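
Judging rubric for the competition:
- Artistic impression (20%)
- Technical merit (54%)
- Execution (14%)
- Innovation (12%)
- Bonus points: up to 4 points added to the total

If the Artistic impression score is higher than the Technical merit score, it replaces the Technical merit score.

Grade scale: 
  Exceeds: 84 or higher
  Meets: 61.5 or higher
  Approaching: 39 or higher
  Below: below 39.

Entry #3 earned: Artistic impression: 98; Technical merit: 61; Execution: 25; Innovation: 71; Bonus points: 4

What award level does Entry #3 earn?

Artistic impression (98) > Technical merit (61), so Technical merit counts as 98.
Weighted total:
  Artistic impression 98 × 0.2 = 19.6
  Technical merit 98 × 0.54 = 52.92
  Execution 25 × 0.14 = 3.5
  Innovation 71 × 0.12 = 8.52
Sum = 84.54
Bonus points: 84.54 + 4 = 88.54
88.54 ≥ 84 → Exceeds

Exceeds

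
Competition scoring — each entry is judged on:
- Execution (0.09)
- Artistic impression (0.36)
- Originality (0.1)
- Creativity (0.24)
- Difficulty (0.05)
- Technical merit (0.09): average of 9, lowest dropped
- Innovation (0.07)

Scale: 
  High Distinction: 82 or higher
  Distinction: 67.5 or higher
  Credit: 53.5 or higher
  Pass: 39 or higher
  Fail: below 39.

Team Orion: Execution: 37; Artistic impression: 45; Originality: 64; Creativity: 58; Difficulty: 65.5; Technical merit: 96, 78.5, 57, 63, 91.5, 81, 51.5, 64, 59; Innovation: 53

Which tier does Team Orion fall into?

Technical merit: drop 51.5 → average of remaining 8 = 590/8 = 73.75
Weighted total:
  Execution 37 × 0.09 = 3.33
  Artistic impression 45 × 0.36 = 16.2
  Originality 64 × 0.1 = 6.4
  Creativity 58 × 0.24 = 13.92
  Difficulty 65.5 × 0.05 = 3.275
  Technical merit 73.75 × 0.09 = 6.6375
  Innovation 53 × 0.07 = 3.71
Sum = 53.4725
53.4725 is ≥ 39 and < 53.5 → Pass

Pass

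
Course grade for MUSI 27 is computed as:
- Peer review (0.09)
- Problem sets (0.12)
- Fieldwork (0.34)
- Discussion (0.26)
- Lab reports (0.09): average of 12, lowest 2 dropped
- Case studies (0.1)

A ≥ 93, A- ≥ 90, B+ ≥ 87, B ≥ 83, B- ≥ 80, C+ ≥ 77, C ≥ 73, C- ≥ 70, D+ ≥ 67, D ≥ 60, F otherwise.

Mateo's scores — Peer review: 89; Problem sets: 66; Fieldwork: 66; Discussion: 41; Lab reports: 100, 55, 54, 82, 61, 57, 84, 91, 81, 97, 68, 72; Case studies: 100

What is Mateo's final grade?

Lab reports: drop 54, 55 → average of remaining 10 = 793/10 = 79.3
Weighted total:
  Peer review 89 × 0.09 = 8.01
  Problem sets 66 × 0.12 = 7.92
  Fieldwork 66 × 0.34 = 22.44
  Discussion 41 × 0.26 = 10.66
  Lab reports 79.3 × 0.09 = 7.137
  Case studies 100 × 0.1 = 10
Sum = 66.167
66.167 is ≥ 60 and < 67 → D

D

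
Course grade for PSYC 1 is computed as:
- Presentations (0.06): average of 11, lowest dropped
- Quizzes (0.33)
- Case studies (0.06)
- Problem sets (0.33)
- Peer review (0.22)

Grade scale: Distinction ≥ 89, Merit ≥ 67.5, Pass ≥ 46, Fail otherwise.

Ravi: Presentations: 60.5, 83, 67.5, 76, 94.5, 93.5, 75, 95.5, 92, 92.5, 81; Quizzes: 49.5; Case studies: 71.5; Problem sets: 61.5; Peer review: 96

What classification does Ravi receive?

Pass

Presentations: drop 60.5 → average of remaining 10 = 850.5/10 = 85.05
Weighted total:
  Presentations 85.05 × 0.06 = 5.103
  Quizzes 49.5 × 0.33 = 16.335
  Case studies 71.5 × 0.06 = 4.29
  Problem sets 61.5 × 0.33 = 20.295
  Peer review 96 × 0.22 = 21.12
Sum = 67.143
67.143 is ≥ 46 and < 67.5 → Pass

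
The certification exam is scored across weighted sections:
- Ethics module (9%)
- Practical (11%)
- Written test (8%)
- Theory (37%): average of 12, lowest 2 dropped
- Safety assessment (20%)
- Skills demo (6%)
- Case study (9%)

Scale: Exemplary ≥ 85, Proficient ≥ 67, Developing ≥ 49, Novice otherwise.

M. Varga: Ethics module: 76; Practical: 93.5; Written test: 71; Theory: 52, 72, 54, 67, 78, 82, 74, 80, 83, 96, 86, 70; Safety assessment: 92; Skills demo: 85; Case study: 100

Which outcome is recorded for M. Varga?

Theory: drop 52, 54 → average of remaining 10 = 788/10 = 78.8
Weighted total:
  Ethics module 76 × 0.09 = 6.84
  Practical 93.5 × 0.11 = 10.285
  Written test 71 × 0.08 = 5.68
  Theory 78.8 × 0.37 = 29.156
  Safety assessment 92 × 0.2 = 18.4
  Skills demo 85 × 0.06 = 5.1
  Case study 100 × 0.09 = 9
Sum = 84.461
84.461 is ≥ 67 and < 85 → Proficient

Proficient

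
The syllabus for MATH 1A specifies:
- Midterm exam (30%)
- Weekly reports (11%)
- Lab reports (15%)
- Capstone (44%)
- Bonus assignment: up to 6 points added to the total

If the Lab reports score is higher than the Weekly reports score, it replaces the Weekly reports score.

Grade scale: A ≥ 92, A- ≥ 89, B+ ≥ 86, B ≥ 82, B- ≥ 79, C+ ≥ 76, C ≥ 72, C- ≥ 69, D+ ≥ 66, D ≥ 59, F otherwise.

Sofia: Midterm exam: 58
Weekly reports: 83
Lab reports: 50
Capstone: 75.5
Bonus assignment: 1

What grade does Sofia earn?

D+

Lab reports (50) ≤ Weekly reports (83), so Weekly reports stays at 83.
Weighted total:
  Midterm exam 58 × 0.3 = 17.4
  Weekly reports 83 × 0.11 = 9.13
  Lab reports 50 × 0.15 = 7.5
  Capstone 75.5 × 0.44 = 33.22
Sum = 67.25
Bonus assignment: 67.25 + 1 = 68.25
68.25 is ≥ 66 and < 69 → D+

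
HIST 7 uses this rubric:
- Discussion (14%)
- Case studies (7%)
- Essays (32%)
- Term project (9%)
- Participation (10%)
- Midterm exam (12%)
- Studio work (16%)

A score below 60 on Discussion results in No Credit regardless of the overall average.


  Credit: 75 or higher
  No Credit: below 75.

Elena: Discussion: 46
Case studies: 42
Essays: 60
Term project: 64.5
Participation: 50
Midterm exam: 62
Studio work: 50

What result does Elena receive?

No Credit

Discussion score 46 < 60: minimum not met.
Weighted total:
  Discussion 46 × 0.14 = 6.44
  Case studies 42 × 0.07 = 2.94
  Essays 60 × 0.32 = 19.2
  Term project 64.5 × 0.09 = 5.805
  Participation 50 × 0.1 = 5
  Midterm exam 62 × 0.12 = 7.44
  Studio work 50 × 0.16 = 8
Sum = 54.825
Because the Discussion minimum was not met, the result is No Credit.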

__________

# Work instruction
Each record needs to be duplicated exactly.

# Answer to this task
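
Judging rubric for the competition:
- Artistic impression (20%)
- Technical merit (54%)
- Execution (14%)
- Innovation (12%)
- Bonus points: up to 4 points added to the total

If the Artistic impression score is higher than the Technical merit score, it replaces the Technical merit score.

Grade scale: 
  Exceeds: 84 or higher
  Meets: 61.5 or higher
  Approaching: 39 or higher
  Below: below 39.

Entry #3 earned: Artistic impression: 98; Technical merit: 61; Execution: 25; Innovation: 71; Bonus points: 4

What award level does Entry #3 earn?

Artistic impression (98) > Technical merit (61), so Technical merit counts as 98.
Weighted total:
  Artistic impression 98 × 0.2 = 19.6
  Technical merit 98 × 0.54 = 52.92
  Execution 25 × 0.14 = 3.5
  Innovation 71 × 0.12 = 8.52
Sum = 84.54
Bonus points: 84.54 + 4 = 88.54
88.54 ≥ 84 → Exceeds

Exceeds

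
Competition scoring — each entry is judged on:
- Execution (0.09)
- Artistic impression (0.36)
- Originality (0.1)
- Creativity (0.24)
- Difficulty (0.05)
- Technical merit (0.09): average of 9, lowest dropped
- Innovation (0.07)

Scale: 
  High Distinction: 82 or higher
  Distinction: 67.5 or higher
  Credit: 53.5 or higher
  Pass: 39 or higher
  Fail: below 39.

Team Orion: Execution: 37; Artistic impression: 45; Originality: 64; Creativity: 58; Difficulty: 65.5; Technical merit: 96, 78.5, 57, 63, 91.5, 81, 51.5, 64, 59; Innovation: 53

Which tier does Team Orion fall into?

Technical merit: drop 51.5 → average of remaining 8 = 590/8 = 73.75
Weighted total:
  Execution 37 × 0.09 = 3.33
  Artistic impression 45 × 0.36 = 16.2
  Originality 64 × 0.1 = 6.4
  Creativity 58 × 0.24 = 13.92
  Difficulty 65.5 × 0.05 = 3.275
  Technical merit 73.75 × 0.09 = 6.6375
  Innovation 53 × 0.07 = 3.71
Sum = 53.4725
53.4725 is ≥ 39 and < 53.5 → Pass

Pass

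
Course grade for MUSI 27 is computed as:
- Peer review (0.09)
- Problem sets (0.12)
- Fieldwork (0.34)
- Discussion (0.26)
- Lab reports (0.09): average of 12, lowest 2 dropped
- Case studies (0.1)

A ≥ 93, A- ≥ 90, B+ ≥ 87, B ≥ 83, B- ≥ 80, C+ ≥ 77, C ≥ 73, C- ≥ 70, D+ ≥ 67, D ≥ 60, F otherwise.

Mateo's scores — Peer review: 89; Problem sets: 66; Fieldwork: 66; Discussion: 41; Lab reports: 100, 55, 54, 82, 61, 57, 84, 91, 81, 97, 68, 72; Case studies: 100

What is Mateo's final grade?

Lab reports: drop 54, 55 → average of remaining 10 = 793/10 = 79.3
Weighted total:
  Peer review 89 × 0.09 = 8.01
  Problem sets 66 × 0.12 = 7.92
  Fieldwork 66 × 0.34 = 22.44
  Discussion 41 × 0.26 = 10.66
  Lab reports 79.3 × 0.09 = 7.137
  Case studies 100 × 0.1 = 10
Sum = 66.167
66.167 is ≥ 60 and < 67 → D

D

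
Course grade for PSYC 1 is computed as:
- Presentations (0.06): average of 11, lowest dropped
- Quizzes (0.33)
- Case studies (0.06)
- Problem sets (0.33)
- Peer review (0.22)

Grade scale: Distinction ≥ 89, Merit ≥ 67.5, Pass ≥ 46, Fail otherwise.

Ravi: Presentations: 60.5, 83, 67.5, 76, 94.5, 93.5, 75, 95.5, 92, 92.5, 81; Quizzes: 49.5; Case studies: 71.5; Problem sets: 61.5; Peer review: 96

What classification does Ravi receive?

Pass

Presentations: drop 60.5 → average of remaining 10 = 850.5/10 = 85.05
Weighted total:
  Presentations 85.05 × 0.06 = 5.103
  Quizzes 49.5 × 0.33 = 16.335
  Case studies 71.5 × 0.06 = 4.29
  Problem sets 61.5 × 0.33 = 20.295
  Peer review 96 × 0.22 = 21.12
Sum = 67.143
67.143 is ≥ 46 and < 67.5 → Pass

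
The certification exam is scored across weighted sections:
- Ethics module (9%)
- Practical (11%)
- Written test (8%)
- Theory (37%): average of 12, lowest 2 dropped
- Safety assessment (20%)
- Skills demo (6%)
- Case study (9%)

Scale: Exemplary ≥ 85, Proficient ≥ 67, Developing ≥ 49, Novice otherwise.

M. Varga: Ethics module: 76; Practical: 93.5; Written test: 71; Theory: 52, 72, 54, 67, 78, 82, 74, 80, 83, 96, 86, 70; Safety assessment: 92; Skills demo: 85; Case study: 100

Which outcome is recorded for M. Varga?

Theory: drop 52, 54 → average of remaining 10 = 788/10 = 78.8
Weighted total:
  Ethics module 76 × 0.09 = 6.84
  Practical 93.5 × 0.11 = 10.285
  Written test 71 × 0.08 = 5.68
  Theory 78.8 × 0.37 = 29.156
  Safety assessment 92 × 0.2 = 18.4
  Skills demo 85 × 0.06 = 5.1
  Case study 100 × 0.09 = 9
Sum = 84.461
84.461 is ≥ 67 and < 85 → Proficient

Proficient

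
The syllabus for MATH 1A specifies:
- Midterm exam (30%)
- Weekly reports (11%)
- Lab reports (15%)
- Capstone (44%)
- Bonus assignment: up to 6 points added to the total

If the Lab reports score is higher than the Weekly reports score, it replaces the Weekly reports score.

Grade scale: A ≥ 92, A- ≥ 89, B+ ≥ 86, B ≥ 82, B- ≥ 79, C+ ≥ 76, C ≥ 72, C- ≥ 69, D+ ≥ 66, D ≥ 59, F otherwise.

Sofia: Midterm exam: 58
Weekly reports: 83
Lab reports: 50
Capstone: 75.5
Bonus assignment: 1

What grade does Sofia earn?

D+

Lab reports (50) ≤ Weekly reports (83), so Weekly reports stays at 83.
Weighted total:
  Midterm exam 58 × 0.3 = 17.4
  Weekly reports 83 × 0.11 = 9.13
  Lab reports 50 × 0.15 = 7.5
  Capstone 75.5 × 0.44 = 33.22
Sum = 67.25
Bonus assignment: 67.25 + 1 = 68.25
68.25 is ≥ 66 and < 69 → D+

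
HIST 7 uses this rubric:
- Discussion (14%)
- Case studies (7%)
- Essays (32%)
- Term project (9%)
- Participation (10%)
- Midterm exam (12%)
- Studio work (16%)

A score below 60 on Discussion results in No Credit regardless of the overall average.


  Credit: 75 or higher
  No Credit: below 75.

Elena: Discussion: 46
Case studies: 42
Essays: 60
Term project: 64.5
Participation: 50
Midterm exam: 62
Studio work: 50

What result does Elena receive?

No Credit

Discussion score 46 < 60: minimum not met.
Weighted total:
  Discussion 46 × 0.14 = 6.44
  Case studies 42 × 0.07 = 2.94
  Essays 60 × 0.32 = 19.2
  Term project 64.5 × 0.09 = 5.805
  Participation 50 × 0.1 = 5
  Midterm exam 62 × 0.12 = 7.44
  Studio work 50 × 0.16 = 8
Sum = 54.825
Because the Discussion minimum was not met, the result is No Credit.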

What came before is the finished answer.